----- SUPPLIED RECORDS

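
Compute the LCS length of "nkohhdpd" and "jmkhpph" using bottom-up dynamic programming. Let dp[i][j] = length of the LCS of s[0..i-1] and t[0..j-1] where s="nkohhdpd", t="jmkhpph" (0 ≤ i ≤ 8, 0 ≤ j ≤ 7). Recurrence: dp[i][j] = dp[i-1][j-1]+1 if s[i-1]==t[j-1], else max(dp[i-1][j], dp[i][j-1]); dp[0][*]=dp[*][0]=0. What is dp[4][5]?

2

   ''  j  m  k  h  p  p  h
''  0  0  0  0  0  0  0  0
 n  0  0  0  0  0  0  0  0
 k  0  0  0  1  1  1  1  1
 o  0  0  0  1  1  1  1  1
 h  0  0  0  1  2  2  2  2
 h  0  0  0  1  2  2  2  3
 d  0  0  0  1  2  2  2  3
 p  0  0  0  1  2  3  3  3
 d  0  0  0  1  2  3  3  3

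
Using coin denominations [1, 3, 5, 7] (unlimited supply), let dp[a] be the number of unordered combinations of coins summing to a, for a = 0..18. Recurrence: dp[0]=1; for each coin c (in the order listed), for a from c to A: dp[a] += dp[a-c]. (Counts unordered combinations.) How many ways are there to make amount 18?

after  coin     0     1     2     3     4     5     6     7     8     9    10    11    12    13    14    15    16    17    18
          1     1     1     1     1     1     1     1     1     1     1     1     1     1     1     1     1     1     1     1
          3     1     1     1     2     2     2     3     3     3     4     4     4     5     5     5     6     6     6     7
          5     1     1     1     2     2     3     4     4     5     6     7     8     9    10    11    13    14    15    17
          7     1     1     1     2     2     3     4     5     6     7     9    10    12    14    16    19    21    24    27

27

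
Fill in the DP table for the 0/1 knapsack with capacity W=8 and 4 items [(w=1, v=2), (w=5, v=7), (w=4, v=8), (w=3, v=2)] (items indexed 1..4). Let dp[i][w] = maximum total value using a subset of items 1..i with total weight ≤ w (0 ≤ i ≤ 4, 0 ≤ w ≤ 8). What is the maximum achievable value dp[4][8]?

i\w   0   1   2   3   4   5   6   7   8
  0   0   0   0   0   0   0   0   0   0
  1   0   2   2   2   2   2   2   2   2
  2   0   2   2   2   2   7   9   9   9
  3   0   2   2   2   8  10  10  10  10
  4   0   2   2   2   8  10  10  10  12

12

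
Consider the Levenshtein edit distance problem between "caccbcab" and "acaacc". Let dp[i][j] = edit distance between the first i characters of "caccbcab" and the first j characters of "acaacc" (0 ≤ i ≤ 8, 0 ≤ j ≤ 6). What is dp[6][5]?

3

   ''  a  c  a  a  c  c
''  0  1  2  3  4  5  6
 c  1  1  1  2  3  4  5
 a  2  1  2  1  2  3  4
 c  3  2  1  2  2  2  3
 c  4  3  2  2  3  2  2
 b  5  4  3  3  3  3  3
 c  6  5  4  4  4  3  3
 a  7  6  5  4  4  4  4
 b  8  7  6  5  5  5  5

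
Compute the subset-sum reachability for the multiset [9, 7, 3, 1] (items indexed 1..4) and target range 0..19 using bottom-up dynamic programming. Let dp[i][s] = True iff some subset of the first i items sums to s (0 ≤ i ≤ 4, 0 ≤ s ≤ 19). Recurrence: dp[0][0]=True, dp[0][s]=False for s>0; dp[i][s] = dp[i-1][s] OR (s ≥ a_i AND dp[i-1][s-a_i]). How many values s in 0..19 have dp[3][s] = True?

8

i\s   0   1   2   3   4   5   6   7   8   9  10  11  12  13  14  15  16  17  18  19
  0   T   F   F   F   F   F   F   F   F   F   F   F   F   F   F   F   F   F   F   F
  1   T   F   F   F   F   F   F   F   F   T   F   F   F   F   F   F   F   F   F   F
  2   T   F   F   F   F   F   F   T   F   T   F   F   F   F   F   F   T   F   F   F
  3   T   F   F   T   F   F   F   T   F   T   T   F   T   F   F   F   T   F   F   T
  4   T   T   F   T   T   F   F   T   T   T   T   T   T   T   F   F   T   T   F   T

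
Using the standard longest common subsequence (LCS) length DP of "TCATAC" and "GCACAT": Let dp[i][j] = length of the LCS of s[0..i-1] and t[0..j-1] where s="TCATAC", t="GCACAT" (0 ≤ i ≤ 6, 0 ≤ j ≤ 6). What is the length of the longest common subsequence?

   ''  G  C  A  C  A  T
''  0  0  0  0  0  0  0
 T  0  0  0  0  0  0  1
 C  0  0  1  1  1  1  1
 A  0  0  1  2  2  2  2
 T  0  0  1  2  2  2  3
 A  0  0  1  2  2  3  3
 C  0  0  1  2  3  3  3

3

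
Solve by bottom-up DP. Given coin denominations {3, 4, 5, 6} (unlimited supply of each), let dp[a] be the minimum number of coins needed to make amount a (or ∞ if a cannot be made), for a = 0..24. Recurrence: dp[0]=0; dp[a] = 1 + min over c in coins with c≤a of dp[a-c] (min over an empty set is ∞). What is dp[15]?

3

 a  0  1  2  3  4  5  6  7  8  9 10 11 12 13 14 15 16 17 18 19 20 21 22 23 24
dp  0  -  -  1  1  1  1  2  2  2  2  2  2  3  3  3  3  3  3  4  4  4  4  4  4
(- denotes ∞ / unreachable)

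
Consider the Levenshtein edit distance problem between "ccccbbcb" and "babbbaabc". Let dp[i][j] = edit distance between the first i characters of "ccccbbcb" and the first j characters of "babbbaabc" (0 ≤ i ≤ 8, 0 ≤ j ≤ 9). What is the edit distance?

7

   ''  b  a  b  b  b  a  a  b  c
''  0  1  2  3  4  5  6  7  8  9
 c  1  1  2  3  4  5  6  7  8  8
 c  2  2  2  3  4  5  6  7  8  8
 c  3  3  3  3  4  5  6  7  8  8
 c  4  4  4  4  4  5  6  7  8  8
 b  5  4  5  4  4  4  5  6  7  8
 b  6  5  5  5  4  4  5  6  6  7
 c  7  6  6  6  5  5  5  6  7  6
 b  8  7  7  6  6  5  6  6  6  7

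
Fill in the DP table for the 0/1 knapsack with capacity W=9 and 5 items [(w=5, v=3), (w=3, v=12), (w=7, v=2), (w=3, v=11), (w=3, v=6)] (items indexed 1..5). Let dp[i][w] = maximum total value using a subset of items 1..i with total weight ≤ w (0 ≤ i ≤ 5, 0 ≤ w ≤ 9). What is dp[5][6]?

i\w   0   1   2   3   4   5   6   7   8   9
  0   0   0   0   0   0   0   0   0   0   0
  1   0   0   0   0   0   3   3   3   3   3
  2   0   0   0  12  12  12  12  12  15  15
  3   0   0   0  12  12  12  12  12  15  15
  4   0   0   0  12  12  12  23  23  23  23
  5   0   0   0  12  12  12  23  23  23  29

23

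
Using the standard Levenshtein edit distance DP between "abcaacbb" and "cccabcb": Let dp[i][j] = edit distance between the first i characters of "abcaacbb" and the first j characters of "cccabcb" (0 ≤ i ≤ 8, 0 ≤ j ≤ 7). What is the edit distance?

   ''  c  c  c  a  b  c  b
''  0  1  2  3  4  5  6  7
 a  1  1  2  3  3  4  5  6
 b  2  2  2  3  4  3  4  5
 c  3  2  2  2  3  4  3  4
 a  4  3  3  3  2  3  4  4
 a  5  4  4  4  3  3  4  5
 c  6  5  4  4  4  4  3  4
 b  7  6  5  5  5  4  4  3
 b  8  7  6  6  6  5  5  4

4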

----------

*TASK DETAILS*. When you write the entries out again, keep every word and mark exactly as it is.

*SOLUTION FOR THIS PROBLEM*.
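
Compute the LCS length of "nkohhdpd" and "jmkhpph" using bottom-up dynamic programming. Let dp[i][j] = length of the LCS of s[0..i-1] and t[0..j-1] where s="nkohhdpd", t="jmkhpph" (0 ≤ i ≤ 8, 0 ≤ j ≤ 7). Recurrence: dp[i][j] = dp[i-1][j-1]+1 if s[i-1]==t[j-1], else max(dp[i-1][j], dp[i][j-1]); dp[0][*]=dp[*][0]=0. What is dp[4][5]?

2

   ''  j  m  k  h  p  p  h
''  0  0  0  0  0  0  0  0
 n  0  0  0  0  0  0  0  0
 k  0  0  0  1  1  1  1  1
 o  0  0  0  1  1  1  1  1
 h  0  0  0  1  2  2  2  2
 h  0  0  0  1  2  2  2  3
 d  0  0  0  1  2  2  2  3
 p  0  0  0  1  2  3  3  3
 d  0  0  0  1  2  3  3  3

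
Using coin denominations [1, 3, 5, 7] (unlimited supply), let dp[a] be the number of unordered combinations of coins summing to a, for a = 0..18. Recurrence: dp[0]=1; for each coin c (in the order listed), for a from c to A: dp[a] += dp[a-c]. (Counts unordered combinations.) How many ways are there to make amount 18?

after  coin     0     1     2     3     4     5     6     7     8     9    10    11    12    13    14    15    16    17    18
          1     1     1     1     1     1     1     1     1     1     1     1     1     1     1     1     1     1     1     1
          3     1     1     1     2     2     2     3     3     3     4     4     4     5     5     5     6     6     6     7
          5     1     1     1     2     2     3     4     4     5     6     7     8     9    10    11    13    14    15    17
          7     1     1     1     2     2     3     4     5     6     7     9    10    12    14    16    19    21    24    27

27

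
Fill in the DP table for the 0/1 knapsack with capacity W=8 and 4 items [(w=1, v=2), (w=5, v=7), (w=4, v=8), (w=3, v=2)] (items indexed 1..4). Let dp[i][w] = maximum total value using a subset of items 1..i with total weight ≤ w (0 ≤ i ≤ 4, 0 ≤ w ≤ 8). What is the maximum achievable value dp[4][8]?

i\w   0   1   2   3   4   5   6   7   8
  0   0   0   0   0   0   0   0   0   0
  1   0   2   2   2   2   2   2   2   2
  2   0   2   2   2   2   7   9   9   9
  3   0   2   2   2   8  10  10  10  10
  4   0   2   2   2   8  10  10  10  12

12

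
Consider the Levenshtein edit distance problem between "caccbcab" and "acaacc". Let dp[i][j] = edit distance between the first i characters of "caccbcab" and the first j characters of "acaacc" (0 ≤ i ≤ 8, 0 ≤ j ≤ 6). What is dp[6][5]?

3

   ''  a  c  a  a  c  c
''  0  1  2  3  4  5  6
 c  1  1  1  2  3  4  5
 a  2  1  2  1  2  3  4
 c  3  2  1  2  2  2  3
 c  4  3  2  2  3  2  2
 b  5  4  3  3  3  3  3
 c  6  5  4  4  4  3  3
 a  7  6  5  4  4  4  4
 b  8  7  6  5  5  5  5

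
Compute the subset-sum reachability for the multiset [9, 7, 3, 1] (items indexed 1..4) and target range 0..19 using bottom-up dynamic programming. Let dp[i][s] = True iff some subset of the first i items sums to s (0 ≤ i ≤ 4, 0 ≤ s ≤ 19). Recurrence: dp[0][0]=True, dp[0][s]=False for s>0; dp[i][s] = dp[i-1][s] OR (s ≥ a_i AND dp[i-1][s-a_i]). How many values s in 0..19 have dp[3][s] = True?

8

i\s   0   1   2   3   4   5   6   7   8   9  10  11  12  13  14  15  16  17  18  19
  0   T   F   F   F   F   F   F   F   F   F   F   F   F   F   F   F   F   F   F   F
  1   T   F   F   F   F   F   F   F   F   T   F   F   F   F   F   F   F   F   F   F
  2   T   F   F   F   F   F   F   T   F   T   F   F   F   F   F   F   T   F   F   F
  3   T   F   F   T   F   F   F   T   F   T   T   F   T   F   F   F   T   F   F   T
  4   T   T   F   T   T   F   F   T   T   T   T   T   T   T   F   F   T   T   F   T

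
Using the standard longest common subsequence (LCS) length DP of "TCATAC" and "GCACAT": Let dp[i][j] = length of the LCS of s[0..i-1] and t[0..j-1] where s="TCATAC", t="GCACAT" (0 ≤ i ≤ 6, 0 ≤ j ≤ 6). What is the length of the longest common subsequence?

   ''  G  C  A  C  A  T
''  0  0  0  0  0  0  0
 T  0  0  0  0  0  0  1
 C  0  0  1  1  1  1  1
 A  0  0  1  2  2  2  2
 T  0  0  1  2  2  2  3
 A  0  0  1  2  2  3  3
 C  0  0  1  2  3  3  3

3

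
Solve by bottom-up DP. Given coin denominations {3, 4, 5, 6} (unlimited supply of each), let dp[a] be the minimum number of coins needed to make amount a (or ∞ if a cannot be made), for a = 0..24. Recurrence: dp[0]=0; dp[a] = 1 + min over c in coins with c≤a of dp[a-c] (min over an empty set is ∞). What is dp[15]?

3

 a  0  1  2  3  4  5  6  7  8  9 10 11 12 13 14 15 16 17 18 19 20 21 22 23 24
dp  0  -  -  1  1  1  1  2  2  2  2  2  2  3  3  3  3  3  3  4  4  4  4  4  4
(- denotes ∞ / unreachable)

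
Consider the Levenshtein edit distance problem between "ccccbbcb" and "babbbaabc". Let dp[i][j] = edit distance between the first i characters of "ccccbbcb" and the first j characters of "babbbaabc" (0 ≤ i ≤ 8, 0 ≤ j ≤ 9). What is the edit distance?

7

   ''  b  a  b  b  b  a  a  b  c
''  0  1  2  3  4  5  6  7  8  9
 c  1  1  2  3  4  5  6  7  8  8
 c  2  2  2  3  4  5  6  7  8  8
 c  3  3  3  3  4  5  6  7  8  8
 c  4  4  4  4  4  5  6  7  8  8
 b  5  4  5  4  4  4  5  6  7  8
 b  6  5  5  5  4  4  5  6  6  7
 c  7  6  6  6  5  5  5  6  7  6
 b  8  7  7  6  6  5  6  6  6  7

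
Fill in the DP table for the 0/1 knapsack with capacity W=9 and 5 items [(w=5, v=3), (w=3, v=12), (w=7, v=2), (w=3, v=11), (w=3, v=6)] (items indexed 1..5). Let dp[i][w] = maximum total value using a subset of items 1..i with total weight ≤ w (0 ≤ i ≤ 5, 0 ≤ w ≤ 9). What is dp[5][6]?

i\w   0   1   2   3   4   5   6   7   8   9
  0   0   0   0   0   0   0   0   0   0   0
  1   0   0   0   0   0   3   3   3   3   3
  2   0   0   0  12  12  12  12  12  15  15
  3   0   0   0  12  12  12  12  12  15  15
  4   0   0   0  12  12  12  23  23  23  23
  5   0   0   0  12  12  12  23  23  23  29

23

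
Using the standard Levenshtein edit distance DP between "abcaacbb" and "cccabcb": Let dp[i][j] = edit distance between the first i characters of "abcaacbb" and the first j characters of "cccabcb" (0 ≤ i ≤ 8, 0 ≤ j ≤ 7). What is the edit distance?

   ''  c  c  c  a  b  c  b
''  0  1  2  3  4  5  6  7
 a  1  1  2  3  3  4  5  6
 b  2  2  2  3  4  3  4  5
 c  3  2  2  2  3  4  3  4
 a  4  3  3  3  2  3  4  4
 a  5  4  4  4  3  3  4  5
 c  6  5  4  4  4  4  3  4
 b  7  6  5  5  5  4  4  3
 b  8  7  6  6  6  5  5  4

4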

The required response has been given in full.